Repeat the whole listing below, word for word.

"""

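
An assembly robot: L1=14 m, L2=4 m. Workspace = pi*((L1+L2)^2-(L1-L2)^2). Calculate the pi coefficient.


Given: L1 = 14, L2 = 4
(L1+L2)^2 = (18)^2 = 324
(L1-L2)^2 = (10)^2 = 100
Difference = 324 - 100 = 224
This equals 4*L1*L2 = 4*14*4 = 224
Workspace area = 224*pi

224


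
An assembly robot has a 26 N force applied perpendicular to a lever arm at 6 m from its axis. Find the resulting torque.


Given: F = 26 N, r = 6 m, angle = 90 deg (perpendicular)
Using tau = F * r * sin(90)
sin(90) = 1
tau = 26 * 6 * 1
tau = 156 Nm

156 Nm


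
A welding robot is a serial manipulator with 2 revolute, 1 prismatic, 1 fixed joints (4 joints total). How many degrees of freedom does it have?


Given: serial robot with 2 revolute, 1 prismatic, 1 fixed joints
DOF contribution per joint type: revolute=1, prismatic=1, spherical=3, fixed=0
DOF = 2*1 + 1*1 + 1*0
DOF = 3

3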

"""

* [OUTPUT OF THE TASK]
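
An assembly robot: L1=14 m, L2=4 m. Workspace = pi*((L1+L2)^2-(L1-L2)^2). Calculate the pi coefficient.


Given: L1 = 14, L2 = 4
(L1+L2)^2 = (18)^2 = 324
(L1-L2)^2 = (10)^2 = 100
Difference = 324 - 100 = 224
This equals 4*L1*L2 = 4*14*4 = 224
Workspace area = 224*pi

224


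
An assembly robot has a 26 N force applied perpendicular to a lever arm at 6 m from its axis. Find the resulting torque.


Given: F = 26 N, r = 6 m, angle = 90 deg (perpendicular)
Using tau = F * r * sin(90)
sin(90) = 1
tau = 26 * 6 * 1
tau = 156 Nm

156 Nm


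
A welding robot is a serial manipulator with 2 revolute, 1 prismatic, 1 fixed joints (4 joints total). How many degrees of freedom does it have?


Given: serial robot with 2 revolute, 1 prismatic, 1 fixed joints
DOF contribution per joint type: revolute=1, prismatic=1, spherical=3, fixed=0
DOF = 2*1 + 1*1 + 1*0
DOF = 3

3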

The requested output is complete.